┏━━
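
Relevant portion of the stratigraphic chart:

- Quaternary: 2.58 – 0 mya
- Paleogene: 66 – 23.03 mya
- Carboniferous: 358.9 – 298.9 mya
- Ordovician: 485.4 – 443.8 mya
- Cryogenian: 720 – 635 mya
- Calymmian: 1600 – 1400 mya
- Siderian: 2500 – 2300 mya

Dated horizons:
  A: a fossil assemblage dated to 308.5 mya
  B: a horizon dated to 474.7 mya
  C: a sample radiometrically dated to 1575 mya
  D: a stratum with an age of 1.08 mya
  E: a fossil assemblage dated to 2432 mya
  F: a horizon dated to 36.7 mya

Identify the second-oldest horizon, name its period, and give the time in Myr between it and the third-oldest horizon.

Larger Ma means older, so oldest first: E 2432 > C 1575 > B 474.7 > A 308.5 > F 36.7 > D 1.08.
Counting 2 along gives C (1575 Ma); the excerpt puts that inside the Calymmian, 1600–1400 Ma.
Next in line is B (474.7 Ma), and 1575 − 474.7 = 1100.3 Myr.

C, in the Calymmian; 1100.3 million years to B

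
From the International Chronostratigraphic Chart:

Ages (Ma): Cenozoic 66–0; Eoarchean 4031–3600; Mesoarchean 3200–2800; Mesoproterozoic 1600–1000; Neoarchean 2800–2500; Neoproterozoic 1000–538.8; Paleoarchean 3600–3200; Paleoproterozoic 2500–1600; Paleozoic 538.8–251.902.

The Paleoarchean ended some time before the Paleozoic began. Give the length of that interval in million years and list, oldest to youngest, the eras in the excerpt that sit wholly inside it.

2661.2 million years; Mesoarchean, Neoarchean, Paleoproterozoic, Mesoproterozoic, Neoproterozoic

The Paleoarchean closes at 3200 Ma and the Paleozoic opens at 538.8 Ma, so the interval is 3200 − 538.8 = 2661.2 Myr.
An era fits inside if it starts at or after 3200 Ma and ends at or before 538.8 Ma; oldest first that gives Mesoarchean, Neoarchean, Paleoproterozoic, Mesoproterozoic, Neoproterozoic.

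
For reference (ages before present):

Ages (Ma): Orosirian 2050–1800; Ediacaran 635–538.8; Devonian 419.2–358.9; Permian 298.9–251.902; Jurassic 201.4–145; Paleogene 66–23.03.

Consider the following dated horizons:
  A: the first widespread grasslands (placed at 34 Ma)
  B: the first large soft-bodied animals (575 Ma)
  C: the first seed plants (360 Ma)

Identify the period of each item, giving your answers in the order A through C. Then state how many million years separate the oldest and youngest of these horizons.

A: 34 Ma lies in 66–23.03 Ma, so Paleogene.
B: 575 Ma lies in 635–538.8 Ma, so Ediacaran.
C: 360 Ma lies in 419.2–358.9 Ma, so Devonian.
Oldest = 575 Ma, youngest = 34 Ma → span 541 Myr.

A — Paleogene; B — Ediacaran; C — Devonian; span 541 million years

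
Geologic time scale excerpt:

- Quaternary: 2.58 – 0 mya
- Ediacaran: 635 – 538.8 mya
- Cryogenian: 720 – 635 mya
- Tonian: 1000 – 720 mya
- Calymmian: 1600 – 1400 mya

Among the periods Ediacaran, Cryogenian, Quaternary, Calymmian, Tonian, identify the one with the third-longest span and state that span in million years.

Ediacaran, 96.2 million years

Start − end for each: Ediacaran 635 − 538.8 = 96.2; Cryogenian 720 − 635 = 85; Quaternary 2.58 − 0 = 2.58; Calymmian 1600 − 1400 = 200; Tonian 1000 − 720 = 280.
Ranking these from longest: Tonian > Calymmian > Ediacaran > Cryogenian > Quaternary.
Position 3 in that ranking is Ediacaran, which lasted 96.2 Myr.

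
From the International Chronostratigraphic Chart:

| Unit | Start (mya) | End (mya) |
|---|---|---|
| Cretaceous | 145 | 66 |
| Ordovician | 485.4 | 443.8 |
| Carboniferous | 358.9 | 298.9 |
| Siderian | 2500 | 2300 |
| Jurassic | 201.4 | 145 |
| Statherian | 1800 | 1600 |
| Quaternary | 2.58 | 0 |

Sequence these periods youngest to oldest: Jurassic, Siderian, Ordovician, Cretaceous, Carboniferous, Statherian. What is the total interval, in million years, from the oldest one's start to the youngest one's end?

Cretaceous, Jurassic, Carboniferous, Ordovician, Statherian, Siderian; total span 2434 Myr

Start ages (Ma): Siderian 2500, Statherian 1800, Ordovician 485.4, Carboniferous 358.9, Jurassic 201.4, Cretaceous 145.
Ordered youngest to oldest: Cretaceous, Jurassic, Carboniferous, Ordovician, Statherian, Siderian.
Span = 2500 − 66 = 2434 Myr.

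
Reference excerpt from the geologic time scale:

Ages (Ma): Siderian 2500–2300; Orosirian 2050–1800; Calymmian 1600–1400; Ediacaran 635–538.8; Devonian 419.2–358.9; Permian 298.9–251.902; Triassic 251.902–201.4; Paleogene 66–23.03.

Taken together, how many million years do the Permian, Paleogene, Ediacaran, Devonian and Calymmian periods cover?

446.468 million years

Duration is start − end for each: (298.9 − 251.902) + (66 − 23.03) + (635 − 538.8) + (419.2 − 358.9) + (1600 − 1400).
That is 46.998 + 42.97 + 96.2 + 60.3 + 200, which totals 446.468 million years.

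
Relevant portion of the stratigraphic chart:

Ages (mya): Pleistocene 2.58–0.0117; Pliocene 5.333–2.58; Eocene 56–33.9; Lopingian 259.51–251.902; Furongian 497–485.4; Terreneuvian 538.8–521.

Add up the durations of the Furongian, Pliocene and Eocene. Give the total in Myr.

36.453 million years

Duration is start − end for each: (497 − 485.4) + (5.333 − 2.58) + (56 − 33.9).
That is 11.6 + 2.753 + 22.1, which totals 36.453 million years.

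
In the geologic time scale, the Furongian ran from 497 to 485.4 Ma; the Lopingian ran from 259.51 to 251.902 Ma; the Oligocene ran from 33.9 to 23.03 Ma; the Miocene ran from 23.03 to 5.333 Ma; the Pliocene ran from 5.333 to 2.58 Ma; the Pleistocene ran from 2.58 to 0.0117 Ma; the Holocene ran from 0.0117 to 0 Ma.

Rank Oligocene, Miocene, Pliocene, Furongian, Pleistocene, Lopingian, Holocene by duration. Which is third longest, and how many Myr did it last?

Oligocene, 10.87 million years

Start − end for each: Oligocene 33.9 − 23.03 = 10.87; Miocene 23.03 − 5.333 = 17.697; Pliocene 5.333 − 2.58 = 2.753; Furongian 497 − 485.4 = 11.6; Pleistocene 2.58 − 0.0117 = 2.5683; Lopingian 259.51 − 251.902 = 7.608; Holocene 0.0117 − 0 = 0.0117.
Ranking these from longest: Miocene > Furongian > Oligocene > Lopingian > Pliocene > Pleistocene > Holocene.
Position 3 in that ranking is Oligocene, which lasted 10.87 Myr.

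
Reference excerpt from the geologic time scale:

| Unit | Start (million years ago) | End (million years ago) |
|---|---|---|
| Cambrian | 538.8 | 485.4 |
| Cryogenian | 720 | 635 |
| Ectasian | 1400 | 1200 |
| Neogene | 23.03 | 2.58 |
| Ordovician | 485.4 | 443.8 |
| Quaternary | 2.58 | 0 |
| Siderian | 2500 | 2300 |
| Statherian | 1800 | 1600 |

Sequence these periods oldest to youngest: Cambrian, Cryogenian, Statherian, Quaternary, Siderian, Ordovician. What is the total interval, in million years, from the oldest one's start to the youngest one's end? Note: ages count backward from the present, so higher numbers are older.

Start ages (Ma): Siderian 2500, Statherian 1800, Cryogenian 720, Cambrian 538.8, Ordovician 485.4, Quaternary 2.58.
Ordered oldest to youngest: Siderian, Statherian, Cryogenian, Cambrian, Ordovician, Quaternary.
Span = 2500 − 0 = 2500 Myr.

Siderian → Statherian → Cryogenian → Cambrian → Ordovician → Quaternary; total span 2500 Myr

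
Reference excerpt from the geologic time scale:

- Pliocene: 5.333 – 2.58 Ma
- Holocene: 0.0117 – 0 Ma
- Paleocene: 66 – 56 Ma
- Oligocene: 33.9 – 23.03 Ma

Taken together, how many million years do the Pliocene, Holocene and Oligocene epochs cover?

13.6347 million years

Each duration: Pliocene = 2.753; Holocene = 0.0117; Oligocene = 10.87.
Sum: 2.753 + 0.0117 + 10.87 = 13.6347 Myr.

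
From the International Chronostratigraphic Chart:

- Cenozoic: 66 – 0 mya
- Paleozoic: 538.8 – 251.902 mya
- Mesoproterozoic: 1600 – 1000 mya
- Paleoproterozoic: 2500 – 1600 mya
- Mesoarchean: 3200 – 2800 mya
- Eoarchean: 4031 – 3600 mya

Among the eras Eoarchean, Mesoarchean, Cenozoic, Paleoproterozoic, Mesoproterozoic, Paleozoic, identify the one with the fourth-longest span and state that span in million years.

Durations: Eoarchean 431; Mesoarchean 400; Cenozoic 66; Paleoproterozoic 900; Mesoproterozoic 600; Paleozoic 286.898 Myr.
Sorted longest-first: Paleoproterozoic (900), Mesoproterozoic (600), Eoarchean (431), Mesoarchean (400), Paleozoic (286.898), Cenozoic (66).
The fourth longest is Mesoarchean at 400 Myr.

Mesoarchean, 400 million years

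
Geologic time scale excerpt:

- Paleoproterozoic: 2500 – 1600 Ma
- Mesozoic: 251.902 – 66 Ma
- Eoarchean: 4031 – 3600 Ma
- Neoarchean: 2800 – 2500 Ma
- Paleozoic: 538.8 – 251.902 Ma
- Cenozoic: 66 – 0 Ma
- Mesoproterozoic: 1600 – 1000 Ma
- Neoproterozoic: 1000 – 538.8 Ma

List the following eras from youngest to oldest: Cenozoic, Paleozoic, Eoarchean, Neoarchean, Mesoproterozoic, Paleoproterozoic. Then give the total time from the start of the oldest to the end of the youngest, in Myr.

Cenozoic → Paleozoic → Mesoproterozoic → Paleoproterozoic → Neoarchean → Eoarchean; total span 4031 Myr

From the excerpt: Cenozoic 66–0; Paleozoic 538.8–251.902; Eoarchean 4031–3600; Neoarchean 2800–2500; Mesoproterozoic 1600–1000; Paleoproterozoic 2500–1600 (Ma).
Larger Ma is earlier, so the oldest is Eoarchean and the youngest is Cenozoic; youngest to oldest: Cenozoic, Paleozoic, Mesoproterozoic, Paleoproterozoic, Neoarchean, Eoarchean.
Oldest start 4031 minus youngest end 0 gives 4031 Myr overall.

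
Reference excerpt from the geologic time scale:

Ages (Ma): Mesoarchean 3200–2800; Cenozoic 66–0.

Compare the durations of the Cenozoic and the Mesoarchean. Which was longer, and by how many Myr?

Cenozoic: 66 − 0 = 66 Myr.
Mesoarchean: 3200 − 2800 = 400 Myr.
Difference: 400 − 66 = 334 Myr, so the Mesoarchean was longer.

Mesoarchean, by 334 million years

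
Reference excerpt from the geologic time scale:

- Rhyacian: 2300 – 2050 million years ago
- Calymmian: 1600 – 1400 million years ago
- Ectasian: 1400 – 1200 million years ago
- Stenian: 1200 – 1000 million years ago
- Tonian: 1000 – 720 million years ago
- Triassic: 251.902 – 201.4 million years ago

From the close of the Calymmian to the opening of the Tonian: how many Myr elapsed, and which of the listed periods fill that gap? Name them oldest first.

End of Calymmian = 1400 Ma; start of Tonian = 1000 Ma.
Gap = 1400 − 1000 = 400 Myr.
Periods wholly inside 1400–1000 Ma: Ectasian (1400–1200), Stenian (1200–1000).

400 million years; Ectasian, Stenian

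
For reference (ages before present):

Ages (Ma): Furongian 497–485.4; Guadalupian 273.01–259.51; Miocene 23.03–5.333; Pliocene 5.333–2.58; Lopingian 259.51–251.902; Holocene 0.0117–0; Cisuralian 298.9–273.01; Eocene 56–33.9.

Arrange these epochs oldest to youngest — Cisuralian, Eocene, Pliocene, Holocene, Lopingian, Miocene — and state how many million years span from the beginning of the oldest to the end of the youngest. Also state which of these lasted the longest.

Cisuralian, Lopingian, Eocene, Miocene, Pliocene, Holocene; total span 298.9 Myr; longest is Cisuralian

From the excerpt: Cisuralian 298.9–273.01; Eocene 56–33.9; Pliocene 5.333–2.58; Holocene 0.0117–0; Lopingian 259.51–251.902; Miocene 23.03–5.333 (Ma).
Larger Ma is earlier, so the oldest is Cisuralian and the youngest is Holocene; oldest to youngest: Cisuralian, Lopingian, Eocene, Miocene, Pliocene, Holocene.
Oldest start 298.9 minus youngest end 0 gives 298.9 Myr overall.
Individual lengths (start − end): Miocene 17.697; Holocene 0.0117; Lopingian 7.608; Pliocene 2.753; Cisuralian 25.89; Eocene 22.1. The largest is Cisuralian at 25.89 Myr.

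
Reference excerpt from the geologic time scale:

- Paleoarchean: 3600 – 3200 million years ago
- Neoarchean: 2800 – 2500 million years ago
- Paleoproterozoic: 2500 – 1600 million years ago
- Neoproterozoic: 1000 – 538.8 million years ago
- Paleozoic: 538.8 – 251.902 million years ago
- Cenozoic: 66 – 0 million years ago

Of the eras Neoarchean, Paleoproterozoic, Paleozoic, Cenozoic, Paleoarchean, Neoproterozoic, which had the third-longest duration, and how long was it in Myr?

Start − end for each: Neoarchean 2800 − 2500 = 300; Paleoproterozoic 2500 − 1600 = 900; Paleozoic 538.8 − 251.902 = 286.898; Cenozoic 66 − 0 = 66; Paleoarchean 3600 − 3200 = 400; Neoproterozoic 1000 − 538.8 = 461.2.
Ranking these from longest: Paleoproterozoic > Neoproterozoic > Paleoarchean > Neoarchean > Paleozoic > Cenozoic.
Position 3 in that ranking is Paleoarchean, which lasted 400 Myr.

Paleoarchean, 400 million years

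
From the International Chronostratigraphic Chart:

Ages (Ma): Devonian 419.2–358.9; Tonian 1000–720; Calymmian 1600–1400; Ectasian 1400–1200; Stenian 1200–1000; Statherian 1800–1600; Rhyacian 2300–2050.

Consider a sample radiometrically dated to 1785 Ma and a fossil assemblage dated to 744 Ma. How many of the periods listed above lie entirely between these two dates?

3

1785 Ma sits inside the Statherian (1800–1600) and 744 Ma inside the Tonian (1000–720); neither of those is wholly between the two dates.
The listed periods lying completely between them are Calymmian, Ectasian, Stenian — 3 in all.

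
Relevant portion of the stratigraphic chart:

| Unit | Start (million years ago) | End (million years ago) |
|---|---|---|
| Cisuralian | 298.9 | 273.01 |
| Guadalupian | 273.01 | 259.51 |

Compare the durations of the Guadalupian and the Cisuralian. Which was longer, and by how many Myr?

Guadalupian: 273.01 − 259.51 = 13.5 Myr.
Cisuralian: 298.9 − 273.01 = 25.89 Myr.
Difference: 25.89 − 13.5 = 12.39 Myr, so the Cisuralian was longer.

Cisuralian, by 12.39 million years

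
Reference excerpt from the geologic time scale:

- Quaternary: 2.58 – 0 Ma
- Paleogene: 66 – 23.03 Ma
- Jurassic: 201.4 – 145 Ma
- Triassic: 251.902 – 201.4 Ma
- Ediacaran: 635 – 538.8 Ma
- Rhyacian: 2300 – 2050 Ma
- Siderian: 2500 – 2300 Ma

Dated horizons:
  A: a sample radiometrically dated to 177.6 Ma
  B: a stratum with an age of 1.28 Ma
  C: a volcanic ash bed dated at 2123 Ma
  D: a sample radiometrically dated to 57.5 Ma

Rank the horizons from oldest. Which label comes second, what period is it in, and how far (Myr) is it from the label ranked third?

Larger Ma means older, so oldest first: C 2123 > A 177.6 > D 57.5 > B 1.28.
Counting 2 along gives A (177.6 Ma); the excerpt puts that inside the Jurassic, 201.4–145 Ma.
Next in line is D (57.5 Ma), and 177.6 − 57.5 = 120.1 Myr.

A, in the Jurassic; 120.1 million years to D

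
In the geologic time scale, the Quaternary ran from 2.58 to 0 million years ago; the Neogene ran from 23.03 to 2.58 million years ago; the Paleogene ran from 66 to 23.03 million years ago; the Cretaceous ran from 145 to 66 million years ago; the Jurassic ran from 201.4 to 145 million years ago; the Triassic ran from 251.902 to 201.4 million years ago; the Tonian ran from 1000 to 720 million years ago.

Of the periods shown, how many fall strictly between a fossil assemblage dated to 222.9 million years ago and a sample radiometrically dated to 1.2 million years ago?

The older date is 222.9 Ma and the younger is 1.2 Ma.
Periods with start < 222.9 and end > 1.2 Ma: Jurassic (201.4–145), Cretaceous (145–66), Paleogene (66–23.03), Neogene (23.03–2.58).
That is 4 complete periods.

4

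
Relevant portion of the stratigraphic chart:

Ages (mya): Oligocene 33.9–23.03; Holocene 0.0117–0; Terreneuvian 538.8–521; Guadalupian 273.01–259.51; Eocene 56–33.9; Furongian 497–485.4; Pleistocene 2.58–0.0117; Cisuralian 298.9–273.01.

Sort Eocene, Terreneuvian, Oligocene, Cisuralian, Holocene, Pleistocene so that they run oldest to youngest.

Terreneuvian → Cisuralian → Eocene → Oligocene → Pleistocene → Holocene

Sorting by start age (descending Ma, since larger Ma = older): Terreneuvian start 538.8, Cisuralian start 298.9, Eocene start 56, Oligocene start 33.9, Pleistocene start 2.58, Holocene start 0.0117.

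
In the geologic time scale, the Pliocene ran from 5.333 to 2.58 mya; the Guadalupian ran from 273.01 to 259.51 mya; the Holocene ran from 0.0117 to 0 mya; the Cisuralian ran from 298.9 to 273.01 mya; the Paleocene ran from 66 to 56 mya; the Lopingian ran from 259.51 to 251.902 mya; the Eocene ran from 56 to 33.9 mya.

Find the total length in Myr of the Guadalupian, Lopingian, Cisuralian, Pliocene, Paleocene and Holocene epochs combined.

Each duration: Guadalupian = 13.5; Lopingian = 7.608; Cisuralian = 25.89; Pliocene = 2.753; Paleocene = 10; Holocene = 0.0117.
Sum: 13.5 + 7.608 + 25.89 + 2.753 + 10 + 0.0117 = 59.7627 Myr.

59.7627 million years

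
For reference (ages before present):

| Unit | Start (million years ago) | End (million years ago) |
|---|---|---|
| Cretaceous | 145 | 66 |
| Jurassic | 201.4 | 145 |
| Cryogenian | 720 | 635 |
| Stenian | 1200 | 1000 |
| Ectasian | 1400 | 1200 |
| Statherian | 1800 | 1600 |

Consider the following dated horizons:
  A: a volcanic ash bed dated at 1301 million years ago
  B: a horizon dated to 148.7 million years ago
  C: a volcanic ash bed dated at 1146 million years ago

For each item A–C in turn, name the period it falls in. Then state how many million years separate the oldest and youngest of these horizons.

A — Ectasian; B — Jurassic; C — Stenian; span 1152.3 million years

A: 1301 Ma lies in 1400–1200 Ma, so Ectasian.
B: 148.7 Ma lies in 201.4–145 Ma, so Jurassic.
C: 1146 Ma lies in 1200–1000 Ma, so Stenian.
Oldest = 1301 Ma, youngest = 148.7 Ma → span 1152.3 Myr.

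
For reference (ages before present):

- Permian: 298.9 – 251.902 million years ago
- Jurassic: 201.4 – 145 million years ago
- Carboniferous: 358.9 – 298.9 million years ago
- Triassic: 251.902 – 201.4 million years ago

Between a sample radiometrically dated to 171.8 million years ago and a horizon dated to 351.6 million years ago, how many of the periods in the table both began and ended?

2

The older date is 351.6 Ma and the younger is 171.8 Ma.
Periods with start < 351.6 and end > 171.8 Ma: Permian (298.9–251.902), Triassic (251.902–201.4).
That is 2 complete periods.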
┗━━
Among the records above, find each line holding "Orosirian" and list it.

- _Answer space_:
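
Ages (Ma): Orosirian 2050–1800; Ediacaran 635–538.8; Devonian 419.2–358.9; Permian 298.9–251.902; Jurassic 201.4–145; Paleogene 66–23.03.
Ages (Ma): Siderian 2500–2300; Orosirian 2050–1800; Calymmian 1600–1400; Ediacaran 635–538.8; Devonian 419.2–358.9; Permian 298.9–251.902; Triassic 251.902–201.4; Paleogene 66–23.03.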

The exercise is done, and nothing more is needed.